▶ DATA FOR REVIEW:
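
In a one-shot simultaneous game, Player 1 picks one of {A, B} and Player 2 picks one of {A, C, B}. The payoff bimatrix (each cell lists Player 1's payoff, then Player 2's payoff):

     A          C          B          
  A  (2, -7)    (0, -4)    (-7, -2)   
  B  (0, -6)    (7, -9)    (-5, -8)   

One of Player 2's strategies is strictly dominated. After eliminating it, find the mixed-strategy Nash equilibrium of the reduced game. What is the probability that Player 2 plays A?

Player 2's strategy C is strictly dominated by B: -2 > -4 and -8 > -9. Eliminate C.
Player 2's mix must leave Player 1 indifferent between A and B.
  Player 1's expected payoff from A: q·2 + (1−q)·(-7) = 9q - 7
  Player 1's expected payoff from B: q·0 + (1−q)·(-5) = 5q - 5
  9q - 7 = 5q - 5  ⇒  4q = 2  ⇒  q = 1/2.

q = 1/2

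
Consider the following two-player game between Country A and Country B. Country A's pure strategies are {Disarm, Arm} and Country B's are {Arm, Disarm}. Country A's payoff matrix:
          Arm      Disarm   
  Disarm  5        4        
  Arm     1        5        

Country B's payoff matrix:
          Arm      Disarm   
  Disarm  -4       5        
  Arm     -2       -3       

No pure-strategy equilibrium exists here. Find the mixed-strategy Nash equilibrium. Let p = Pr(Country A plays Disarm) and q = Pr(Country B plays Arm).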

▶ WORK REQUEST: Line by line, reproduce the records above exactly.

▶ WRITTEN REPLY:
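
In a one-shot simultaneous game, Player 1 picks one of {A, B} and Player 2 picks one of {A, C, B}. The payoff bimatrix (each cell lists Player 1's payoff, then Player 2's payoff):

     A          C          B          
  A  (2, -7)    (0, -4)    (-7, -2)   
  B  (0, -6)    (7, -9)    (-5, -8)   

One of Player 2's strategies is strictly dominated. After eliminating it, find the mixed-strategy Nash equilibrium of the reduced game. What is the probability that Player 2 plays A?

Player 2's strategy C is strictly dominated by B: -2 > -4 and -8 > -9. Eliminate C.
Player 2's mix must leave Player 1 indifferent between A and B.
  Player 1's expected payoff from A: q·2 + (1−q)·(-7) = 9q - 7
  Player 1's expected payoff from B: q·0 + (1−q)·(-5) = 5q - 5
  9q - 7 = 5q - 5  ⇒  4q = 2  ⇒  q = 1/2.

q = 1/2

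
Consider the following two-player game between Country A and Country B. Country A's pure strategies are {Disarm, Arm} and Country B's are {Arm, Disarm}. Country A's payoff matrix:
          Arm      Disarm   
  Disarm  5        4        
  Arm     1        5        

Country B's payoff matrix:
          Arm      Disarm   
  Disarm  -4       5        
  Arm     -2       -3       

No pure-strategy equilibrium exists here. Find the mixed-strategy Nash equilibrium. Let p = Pr(Country A plays Disarm) and q = Pr(Country B plays Arm).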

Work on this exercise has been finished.